Please set down the line that contains "Fay: 445, 7.8" and every line below it through the last, exactly as written, with no other lines.
━━━ EXCERPTED DATA ━━━
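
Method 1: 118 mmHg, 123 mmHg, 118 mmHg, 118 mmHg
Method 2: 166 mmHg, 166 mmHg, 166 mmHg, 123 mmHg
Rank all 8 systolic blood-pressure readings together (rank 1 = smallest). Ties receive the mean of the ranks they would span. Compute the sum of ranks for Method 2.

25.5

Sorted (ascending): 118, 118, 118, 123, 123, 166, 166, 166
The 3 values of 118 occupy positions 1–3 → average rank 2.
The 2 values of 123 occupy positions 4–5 → average rank (4+5)/2 = 4.5.
The 3 values of 166 occupy positions 6–8 → average rank 7.
Method 2 values → pooled ranks: 166→7, 166→7, 166→7, 123→4.5
Rank sum = 7 + 7 + 7 + 4.5 = 25.5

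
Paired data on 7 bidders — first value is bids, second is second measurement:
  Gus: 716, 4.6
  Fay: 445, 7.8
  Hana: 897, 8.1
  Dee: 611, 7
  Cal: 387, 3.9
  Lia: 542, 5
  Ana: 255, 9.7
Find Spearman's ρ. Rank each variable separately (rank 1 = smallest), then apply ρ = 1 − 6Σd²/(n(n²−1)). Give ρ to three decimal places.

Ranks of variable 1: 6, 3, 7, 5, 2, 4, 1
Ranks of variable 2: 2, 5, 6, 4, 1, 3, 7
d = r₁ − r₂: 4, -2, 1, 1, 1, 1, -6
d²: 16, 4, 1, 1, 1, 1, 36; Σd² = 60
ρ = 1 − 6·60/(7·48) = 1 − 360/336 = -0.071

-0.071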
━━━
### WORKED SOLUTION
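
  Fay: 445, 7.8
  Hana: 897, 8.1
  Dee: 611, 7
  Cal: 387, 3.9
  Lia: 542, 5
  Ana: 255, 9.7
Find Spearman's ρ. Rank each variable separately (rank 1 = smallest), then apply ρ = 1 − 6Σd²/(n(n²−1)). Give ρ to three decimal places.

Ranks of variable 1: 6, 3, 7, 5, 2, 4, 1
Ranks of variable 2: 2, 5, 6, 4, 1, 3, 7
d = r₁ − r₂: 4, -2, 1, 1, 1, 1, -6
d²: 16, 4, 1, 1, 1, 1, 36; Σd² = 60
ρ = 1 − 6·60/(7·48) = 1 − 360/336 = -0.071

-0.071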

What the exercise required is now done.